**WHAT TO DO**
When you reach the line with "a_0, …, a_13" in the data below, begin printing lines exactly, and stop once the line with "60, 12, -204" has been printed.

Data entries:
┌──
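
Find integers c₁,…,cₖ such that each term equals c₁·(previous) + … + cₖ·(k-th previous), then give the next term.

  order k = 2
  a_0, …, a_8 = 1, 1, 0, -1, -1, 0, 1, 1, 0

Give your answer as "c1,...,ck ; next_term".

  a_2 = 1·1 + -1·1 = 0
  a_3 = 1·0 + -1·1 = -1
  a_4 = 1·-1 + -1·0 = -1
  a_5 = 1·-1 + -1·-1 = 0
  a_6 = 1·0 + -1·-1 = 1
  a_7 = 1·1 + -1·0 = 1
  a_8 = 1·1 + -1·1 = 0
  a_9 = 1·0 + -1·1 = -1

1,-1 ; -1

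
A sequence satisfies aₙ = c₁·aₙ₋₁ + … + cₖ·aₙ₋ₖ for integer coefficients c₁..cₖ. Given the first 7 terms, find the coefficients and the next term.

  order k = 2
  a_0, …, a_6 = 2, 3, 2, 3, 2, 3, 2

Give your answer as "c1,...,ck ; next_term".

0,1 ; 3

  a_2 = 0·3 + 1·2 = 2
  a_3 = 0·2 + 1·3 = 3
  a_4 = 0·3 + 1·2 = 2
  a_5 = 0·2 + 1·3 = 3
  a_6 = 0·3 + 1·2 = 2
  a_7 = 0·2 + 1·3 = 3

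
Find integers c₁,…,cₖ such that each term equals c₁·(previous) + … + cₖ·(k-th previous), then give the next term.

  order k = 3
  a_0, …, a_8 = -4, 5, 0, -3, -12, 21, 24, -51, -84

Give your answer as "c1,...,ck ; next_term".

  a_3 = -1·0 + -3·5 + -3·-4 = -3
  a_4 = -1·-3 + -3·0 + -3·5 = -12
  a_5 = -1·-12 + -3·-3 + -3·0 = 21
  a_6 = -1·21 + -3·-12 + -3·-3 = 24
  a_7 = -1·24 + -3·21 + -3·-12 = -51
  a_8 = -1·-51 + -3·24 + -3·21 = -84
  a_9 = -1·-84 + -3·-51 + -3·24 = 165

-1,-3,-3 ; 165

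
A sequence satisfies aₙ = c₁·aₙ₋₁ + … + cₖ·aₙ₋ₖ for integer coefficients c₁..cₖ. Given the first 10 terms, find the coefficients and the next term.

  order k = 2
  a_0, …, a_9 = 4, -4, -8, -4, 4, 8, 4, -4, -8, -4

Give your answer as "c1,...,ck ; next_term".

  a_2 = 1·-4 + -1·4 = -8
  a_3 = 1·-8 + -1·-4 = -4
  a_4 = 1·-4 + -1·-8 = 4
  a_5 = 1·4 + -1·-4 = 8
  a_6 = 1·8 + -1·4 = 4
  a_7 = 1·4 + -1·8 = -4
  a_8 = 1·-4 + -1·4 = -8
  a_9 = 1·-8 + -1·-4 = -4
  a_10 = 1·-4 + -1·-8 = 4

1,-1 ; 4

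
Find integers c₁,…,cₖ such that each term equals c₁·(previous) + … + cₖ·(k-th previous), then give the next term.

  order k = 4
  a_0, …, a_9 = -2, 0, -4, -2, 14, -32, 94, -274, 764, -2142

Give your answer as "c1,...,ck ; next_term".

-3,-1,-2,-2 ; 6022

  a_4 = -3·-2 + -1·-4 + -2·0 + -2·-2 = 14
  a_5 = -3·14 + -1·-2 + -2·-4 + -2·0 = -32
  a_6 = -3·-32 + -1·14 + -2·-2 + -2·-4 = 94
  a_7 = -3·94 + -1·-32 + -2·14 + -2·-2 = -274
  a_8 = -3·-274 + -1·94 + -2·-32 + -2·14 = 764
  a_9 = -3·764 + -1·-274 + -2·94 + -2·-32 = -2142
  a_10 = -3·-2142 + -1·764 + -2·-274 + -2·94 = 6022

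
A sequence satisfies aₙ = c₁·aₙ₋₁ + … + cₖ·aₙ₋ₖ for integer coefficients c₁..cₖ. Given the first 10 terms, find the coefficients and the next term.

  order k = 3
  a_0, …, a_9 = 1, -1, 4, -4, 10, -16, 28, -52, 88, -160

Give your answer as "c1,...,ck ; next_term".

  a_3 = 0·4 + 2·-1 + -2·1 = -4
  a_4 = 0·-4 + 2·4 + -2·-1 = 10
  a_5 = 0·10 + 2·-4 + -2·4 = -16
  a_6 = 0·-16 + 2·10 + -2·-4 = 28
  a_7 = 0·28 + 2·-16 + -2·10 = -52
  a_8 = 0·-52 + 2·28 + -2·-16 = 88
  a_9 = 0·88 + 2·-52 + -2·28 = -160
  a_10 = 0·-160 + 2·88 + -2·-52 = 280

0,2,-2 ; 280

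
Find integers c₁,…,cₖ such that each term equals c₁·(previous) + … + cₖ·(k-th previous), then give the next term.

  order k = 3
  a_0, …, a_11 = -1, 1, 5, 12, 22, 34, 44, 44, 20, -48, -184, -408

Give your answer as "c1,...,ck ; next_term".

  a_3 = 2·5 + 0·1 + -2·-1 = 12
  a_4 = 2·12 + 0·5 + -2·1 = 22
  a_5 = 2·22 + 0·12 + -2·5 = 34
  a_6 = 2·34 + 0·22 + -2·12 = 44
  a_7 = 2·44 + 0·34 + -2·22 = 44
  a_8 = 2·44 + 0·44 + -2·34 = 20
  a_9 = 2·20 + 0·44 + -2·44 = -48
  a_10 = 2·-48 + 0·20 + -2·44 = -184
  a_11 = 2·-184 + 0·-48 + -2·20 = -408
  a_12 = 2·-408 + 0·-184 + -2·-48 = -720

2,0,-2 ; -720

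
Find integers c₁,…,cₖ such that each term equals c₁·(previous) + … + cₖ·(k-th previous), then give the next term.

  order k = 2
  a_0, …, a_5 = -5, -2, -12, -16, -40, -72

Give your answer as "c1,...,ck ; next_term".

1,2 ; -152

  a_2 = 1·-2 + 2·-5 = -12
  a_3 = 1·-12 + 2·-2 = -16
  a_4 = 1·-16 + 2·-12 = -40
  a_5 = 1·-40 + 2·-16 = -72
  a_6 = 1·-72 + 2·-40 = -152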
└──
┌──
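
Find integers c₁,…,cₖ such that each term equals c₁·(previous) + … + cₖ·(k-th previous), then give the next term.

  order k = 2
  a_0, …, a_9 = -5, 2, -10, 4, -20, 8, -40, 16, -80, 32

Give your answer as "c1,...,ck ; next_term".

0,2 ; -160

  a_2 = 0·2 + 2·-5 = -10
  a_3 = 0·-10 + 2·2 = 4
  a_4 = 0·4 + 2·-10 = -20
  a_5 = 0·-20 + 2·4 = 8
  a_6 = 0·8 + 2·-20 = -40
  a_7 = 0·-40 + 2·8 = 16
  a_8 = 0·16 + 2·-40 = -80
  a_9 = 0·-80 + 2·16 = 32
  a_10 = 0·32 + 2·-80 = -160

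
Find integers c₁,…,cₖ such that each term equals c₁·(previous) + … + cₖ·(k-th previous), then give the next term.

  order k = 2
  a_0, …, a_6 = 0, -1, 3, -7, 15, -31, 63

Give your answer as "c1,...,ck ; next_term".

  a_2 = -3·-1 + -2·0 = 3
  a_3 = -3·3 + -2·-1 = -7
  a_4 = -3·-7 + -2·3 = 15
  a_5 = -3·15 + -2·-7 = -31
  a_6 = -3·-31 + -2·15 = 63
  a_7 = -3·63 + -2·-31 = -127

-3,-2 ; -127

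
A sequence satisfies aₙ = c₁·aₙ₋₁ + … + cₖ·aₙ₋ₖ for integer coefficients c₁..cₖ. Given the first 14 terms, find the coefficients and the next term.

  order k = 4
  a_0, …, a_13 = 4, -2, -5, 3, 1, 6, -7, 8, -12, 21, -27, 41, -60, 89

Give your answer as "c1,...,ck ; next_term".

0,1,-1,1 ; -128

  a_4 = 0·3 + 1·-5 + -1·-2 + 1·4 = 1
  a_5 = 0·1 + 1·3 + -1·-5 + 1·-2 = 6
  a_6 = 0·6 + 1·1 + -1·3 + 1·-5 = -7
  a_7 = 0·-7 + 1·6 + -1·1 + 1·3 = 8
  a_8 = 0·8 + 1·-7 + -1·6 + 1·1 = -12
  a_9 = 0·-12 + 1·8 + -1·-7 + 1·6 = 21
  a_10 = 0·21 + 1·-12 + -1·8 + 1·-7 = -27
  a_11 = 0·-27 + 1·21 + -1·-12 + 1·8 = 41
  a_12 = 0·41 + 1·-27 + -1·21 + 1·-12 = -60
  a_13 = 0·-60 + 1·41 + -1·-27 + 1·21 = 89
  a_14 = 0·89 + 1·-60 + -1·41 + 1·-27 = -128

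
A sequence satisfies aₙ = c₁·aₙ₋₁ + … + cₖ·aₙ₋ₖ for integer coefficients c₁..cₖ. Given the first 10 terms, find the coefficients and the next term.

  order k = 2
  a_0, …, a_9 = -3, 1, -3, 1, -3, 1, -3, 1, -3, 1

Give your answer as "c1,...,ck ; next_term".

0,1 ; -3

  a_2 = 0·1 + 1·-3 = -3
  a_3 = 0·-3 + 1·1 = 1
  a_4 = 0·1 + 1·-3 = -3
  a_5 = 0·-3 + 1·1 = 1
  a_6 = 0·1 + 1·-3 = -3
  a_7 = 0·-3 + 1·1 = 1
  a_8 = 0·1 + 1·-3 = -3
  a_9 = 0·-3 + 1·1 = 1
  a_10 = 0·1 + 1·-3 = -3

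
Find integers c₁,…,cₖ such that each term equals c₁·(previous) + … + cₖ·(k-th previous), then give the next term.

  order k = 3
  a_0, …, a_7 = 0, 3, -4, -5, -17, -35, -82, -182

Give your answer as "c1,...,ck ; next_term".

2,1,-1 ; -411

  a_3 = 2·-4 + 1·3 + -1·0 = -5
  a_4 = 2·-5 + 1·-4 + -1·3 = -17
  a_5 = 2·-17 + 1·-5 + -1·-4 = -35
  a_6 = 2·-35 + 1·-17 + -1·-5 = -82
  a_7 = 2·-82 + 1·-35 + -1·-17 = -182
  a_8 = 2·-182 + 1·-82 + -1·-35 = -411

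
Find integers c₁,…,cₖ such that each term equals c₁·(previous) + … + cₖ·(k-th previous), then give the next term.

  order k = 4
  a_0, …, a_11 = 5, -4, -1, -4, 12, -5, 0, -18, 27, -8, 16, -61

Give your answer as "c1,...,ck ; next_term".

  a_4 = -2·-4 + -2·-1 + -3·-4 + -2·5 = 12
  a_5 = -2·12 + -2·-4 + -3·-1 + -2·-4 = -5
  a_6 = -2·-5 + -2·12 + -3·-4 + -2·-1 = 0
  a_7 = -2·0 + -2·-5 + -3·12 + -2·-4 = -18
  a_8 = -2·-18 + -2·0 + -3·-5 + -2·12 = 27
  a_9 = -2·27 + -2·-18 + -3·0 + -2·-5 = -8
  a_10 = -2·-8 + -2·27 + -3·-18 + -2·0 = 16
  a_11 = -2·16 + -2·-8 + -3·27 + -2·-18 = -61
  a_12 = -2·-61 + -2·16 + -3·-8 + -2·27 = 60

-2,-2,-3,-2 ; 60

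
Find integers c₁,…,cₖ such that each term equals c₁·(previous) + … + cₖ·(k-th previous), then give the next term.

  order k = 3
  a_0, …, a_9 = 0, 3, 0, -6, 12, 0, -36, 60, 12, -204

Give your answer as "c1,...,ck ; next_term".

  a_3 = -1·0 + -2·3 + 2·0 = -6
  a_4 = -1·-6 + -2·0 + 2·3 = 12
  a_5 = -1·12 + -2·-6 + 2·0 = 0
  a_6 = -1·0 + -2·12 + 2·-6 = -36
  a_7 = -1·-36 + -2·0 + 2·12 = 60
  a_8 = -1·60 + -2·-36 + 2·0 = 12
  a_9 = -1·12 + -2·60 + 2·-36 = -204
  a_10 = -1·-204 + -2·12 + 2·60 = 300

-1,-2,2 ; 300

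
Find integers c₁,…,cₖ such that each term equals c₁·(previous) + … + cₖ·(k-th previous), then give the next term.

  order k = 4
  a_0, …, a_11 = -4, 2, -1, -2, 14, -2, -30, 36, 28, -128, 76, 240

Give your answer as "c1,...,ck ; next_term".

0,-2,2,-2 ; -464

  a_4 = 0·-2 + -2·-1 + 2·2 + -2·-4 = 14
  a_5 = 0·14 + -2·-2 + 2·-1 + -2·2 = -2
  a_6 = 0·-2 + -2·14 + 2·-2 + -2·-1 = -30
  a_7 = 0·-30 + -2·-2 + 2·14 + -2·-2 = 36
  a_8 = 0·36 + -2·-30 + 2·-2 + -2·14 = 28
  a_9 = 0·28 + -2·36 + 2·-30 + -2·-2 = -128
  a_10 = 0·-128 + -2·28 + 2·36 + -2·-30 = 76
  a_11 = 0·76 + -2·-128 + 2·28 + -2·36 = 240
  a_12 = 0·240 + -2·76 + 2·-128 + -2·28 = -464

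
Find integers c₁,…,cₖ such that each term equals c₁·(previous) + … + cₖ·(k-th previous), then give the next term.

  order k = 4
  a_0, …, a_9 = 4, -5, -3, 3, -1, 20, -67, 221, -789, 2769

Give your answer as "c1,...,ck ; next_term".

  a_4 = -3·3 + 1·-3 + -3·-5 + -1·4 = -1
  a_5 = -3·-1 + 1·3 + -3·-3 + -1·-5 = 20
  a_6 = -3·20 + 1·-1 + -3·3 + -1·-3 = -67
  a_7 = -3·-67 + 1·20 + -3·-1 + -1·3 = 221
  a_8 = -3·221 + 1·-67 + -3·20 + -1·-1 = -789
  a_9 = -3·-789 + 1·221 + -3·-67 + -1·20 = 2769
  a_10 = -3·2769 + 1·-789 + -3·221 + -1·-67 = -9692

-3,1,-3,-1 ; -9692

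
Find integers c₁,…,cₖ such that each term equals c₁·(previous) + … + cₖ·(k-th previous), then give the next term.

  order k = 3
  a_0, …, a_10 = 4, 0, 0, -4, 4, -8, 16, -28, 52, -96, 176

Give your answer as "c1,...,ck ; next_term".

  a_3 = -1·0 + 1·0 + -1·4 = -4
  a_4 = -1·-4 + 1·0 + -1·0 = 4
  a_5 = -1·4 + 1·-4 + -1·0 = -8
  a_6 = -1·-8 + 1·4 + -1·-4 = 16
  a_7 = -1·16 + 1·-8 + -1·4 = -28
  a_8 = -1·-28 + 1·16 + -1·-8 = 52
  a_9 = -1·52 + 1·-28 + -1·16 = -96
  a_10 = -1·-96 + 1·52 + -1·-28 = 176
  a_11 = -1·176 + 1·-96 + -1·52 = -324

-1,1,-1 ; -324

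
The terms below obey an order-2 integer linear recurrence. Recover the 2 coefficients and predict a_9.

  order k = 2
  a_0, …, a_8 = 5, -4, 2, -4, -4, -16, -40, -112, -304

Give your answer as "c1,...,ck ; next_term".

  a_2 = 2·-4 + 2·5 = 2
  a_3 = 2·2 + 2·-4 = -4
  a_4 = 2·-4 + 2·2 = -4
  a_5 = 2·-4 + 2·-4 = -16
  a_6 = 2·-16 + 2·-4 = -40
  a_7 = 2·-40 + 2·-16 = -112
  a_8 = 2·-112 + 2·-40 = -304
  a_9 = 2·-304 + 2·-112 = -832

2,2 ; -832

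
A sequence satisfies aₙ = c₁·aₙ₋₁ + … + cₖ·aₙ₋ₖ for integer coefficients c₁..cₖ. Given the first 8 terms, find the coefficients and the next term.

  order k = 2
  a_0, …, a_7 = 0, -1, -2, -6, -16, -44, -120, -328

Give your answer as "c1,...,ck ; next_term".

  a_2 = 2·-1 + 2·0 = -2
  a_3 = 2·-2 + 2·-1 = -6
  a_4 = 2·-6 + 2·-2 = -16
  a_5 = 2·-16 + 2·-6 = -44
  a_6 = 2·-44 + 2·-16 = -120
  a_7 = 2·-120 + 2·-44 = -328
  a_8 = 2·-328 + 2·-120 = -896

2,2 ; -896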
└──
**TASK ANSWER**
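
  a_0, …, a_13 = 4, -2, -5, 3, 1, 6, -7, 8, -12, 21, -27, 41, -60, 89

Give your answer as "c1,...,ck ; next_term".

0,1,-1,1 ; -128

  a_4 = 0·3 + 1·-5 + -1·-2 + 1·4 = 1
  a_5 = 0·1 + 1·3 + -1·-5 + 1·-2 = 6
  a_6 = 0·6 + 1·1 + -1·3 + 1·-5 = -7
  a_7 = 0·-7 + 1·6 + -1·1 + 1·3 = 8
  a_8 = 0·8 + 1·-7 + -1·6 + 1·1 = -12
  a_9 = 0·-12 + 1·8 + -1·-7 + 1·6 = 21
  a_10 = 0·21 + 1·-12 + -1·8 + 1·-7 = -27
  a_11 = 0·-27 + 1·21 + -1·-12 + 1·8 = 41
  a_12 = 0·41 + 1·-27 + -1·21 + 1·-12 = -60
  a_13 = 0·-60 + 1·41 + -1·-27 + 1·21 = 89
  a_14 = 0·89 + 1·-60 + -1·41 + 1·-27 = -128

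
A sequence satisfies aₙ = c₁·aₙ₋₁ + … + cₖ·aₙ₋ₖ for integer coefficients c₁..cₖ. Given the first 10 terms, find the coefficients and the next term.

  order k = 2
  a_0, …, a_9 = -3, 1, -3, 1, -3, 1, -3, 1, -3, 1

Give your answer as "c1,...,ck ; next_term".

0,1 ; -3

  a_2 = 0·1 + 1·-3 = -3
  a_3 = 0·-3 + 1·1 = 1
  a_4 = 0·1 + 1·-3 = -3
  a_5 = 0·-3 + 1·1 = 1
  a_6 = 0·1 + 1·-3 = -3
  a_7 = 0·-3 + 1·1 = 1
  a_8 = 0·1 + 1·-3 = -3
  a_9 = 0·-3 + 1·1 = 1
  a_10 = 0·1 + 1·-3 = -3

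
Find integers c₁,…,cₖ such that each term equals c₁·(previous) + … + cₖ·(k-th previous), then give the next term.

  order k = 3
  a_0, …, a_7 = 0, 3, -4, -5, -17, -35, -82, -182

Give your answer as "c1,...,ck ; next_term".

2,1,-1 ; -411

  a_3 = 2·-4 + 1·3 + -1·0 = -5
  a_4 = 2·-5 + 1·-4 + -1·3 = -17
  a_5 = 2·-17 + 1·-5 + -1·-4 = -35
  a_6 = 2·-35 + 1·-17 + -1·-5 = -82
  a_7 = 2·-82 + 1·-35 + -1·-17 = -182
  a_8 = 2·-182 + 1·-82 + -1·-35 = -411

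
Find integers c₁,…,cₖ such that each term equals c₁·(previous) + … + cₖ·(k-th previous), then give the next term.

  order k = 4
  a_0, …, a_11 = 5, -4, -1, -4, 12, -5, 0, -18, 27, -8, 16, -61

Give your answer as "c1,...,ck ; next_term".

  a_4 = -2·-4 + -2·-1 + -3·-4 + -2·5 = 12
  a_5 = -2·12 + -2·-4 + -3·-1 + -2·-4 = -5
  a_6 = -2·-5 + -2·12 + -3·-4 + -2·-1 = 0
  a_7 = -2·0 + -2·-5 + -3·12 + -2·-4 = -18
  a_8 = -2·-18 + -2·0 + -3·-5 + -2·12 = 27
  a_9 = -2·27 + -2·-18 + -3·0 + -2·-5 = -8
  a_10 = -2·-8 + -2·27 + -3·-18 + -2·0 = 16
  a_11 = -2·16 + -2·-8 + -3·27 + -2·-18 = -61
  a_12 = -2·-61 + -2·16 + -3·-8 + -2·27 = 60

-2,-2,-3,-2 ; 60

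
Find integers c₁,…,cₖ such that each term equals c₁·(previous) + … + cₖ·(k-th previous), then give the next term.

  order k = 3
  a_0, …, a_9 = 0, 3, 0, -6, 12, 0, -36, 60, 12, -204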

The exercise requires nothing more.